───── Source records ─────

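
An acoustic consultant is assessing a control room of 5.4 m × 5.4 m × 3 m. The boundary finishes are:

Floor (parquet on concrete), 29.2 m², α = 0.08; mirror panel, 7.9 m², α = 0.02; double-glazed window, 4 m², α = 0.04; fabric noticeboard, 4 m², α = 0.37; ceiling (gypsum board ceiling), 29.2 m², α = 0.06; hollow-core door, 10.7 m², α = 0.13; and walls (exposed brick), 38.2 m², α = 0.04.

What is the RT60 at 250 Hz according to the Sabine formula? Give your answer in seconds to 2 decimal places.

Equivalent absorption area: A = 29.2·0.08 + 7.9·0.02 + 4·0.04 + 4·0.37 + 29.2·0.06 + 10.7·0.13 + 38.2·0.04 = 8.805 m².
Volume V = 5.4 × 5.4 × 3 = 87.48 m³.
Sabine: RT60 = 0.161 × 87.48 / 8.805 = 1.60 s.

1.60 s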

─────

Task requirements: Transcribe all entries exactly as they appear above.

The completed task:
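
An acoustic consultant is assessing a control room of 5.4 m × 5.4 m × 3 m. The boundary finishes are:

Floor (parquet on concrete), 29.2 m², α = 0.08; mirror panel, 7.9 m², α = 0.02; double-glazed window, 4 m², α = 0.04; fabric noticeboard, 4 m², α = 0.37; ceiling (gypsum board ceiling), 29.2 m², α = 0.06; hollow-core door, 10.7 m², α = 0.13; and walls (exposed brick), 38.2 m², α = 0.04.

What is the RT60 at 250 Hz according to the Sabine formula? Give your answer in seconds to 2 decimal places.

Equivalent absorption area: A = 29.2·0.08 + 7.9·0.02 + 4·0.04 + 4·0.37 + 29.2·0.06 + 10.7·0.13 + 38.2·0.04 = 8.805 m².
Volume V = 5.4 × 5.4 × 3 = 87.48 m³.
Sabine: RT60 = 0.161 × 87.48 / 8.805 = 1.60 s.

1.60 s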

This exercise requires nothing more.